──────── Exercise data
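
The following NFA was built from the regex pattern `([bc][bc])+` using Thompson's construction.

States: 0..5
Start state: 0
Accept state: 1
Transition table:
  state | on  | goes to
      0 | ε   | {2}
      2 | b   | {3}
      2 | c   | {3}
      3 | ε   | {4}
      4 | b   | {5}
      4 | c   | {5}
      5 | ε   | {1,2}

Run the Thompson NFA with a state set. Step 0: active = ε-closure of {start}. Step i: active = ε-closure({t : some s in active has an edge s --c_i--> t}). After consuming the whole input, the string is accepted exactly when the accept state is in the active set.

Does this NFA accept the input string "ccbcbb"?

S₀ = ε-closure({0}) = {0,2}
'c' @ 1: {3,4}
'c' @ 2: {1,2,5}  (accept∈set)
'b' @ 3: {3,4}
'c' @ 4: {1,2,5}  (accept∈set)
'b' @ 5: {3,4}
'b' @ 6: {1,2,5}  (accept∈set)
end set {1,2,5} — state 1 in

Answer: ACCEPT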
────────────────
* _What the task asks_
Check each line of the data above, and please copy the ones in which the string "Thompson" occurs.

* _Problem solution_
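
The following NFA was built from the regex pattern `([bc][bc])+` using Thompson's construction.
Run the Thompson NFA with a state set. Step 0: active = ε-closure of {start}. Step i: active = ε-closure({t : some s in active has an edge s --c_i--> t}). After consuming the whole input, the string is accepted exactly when the accept state is in the active set.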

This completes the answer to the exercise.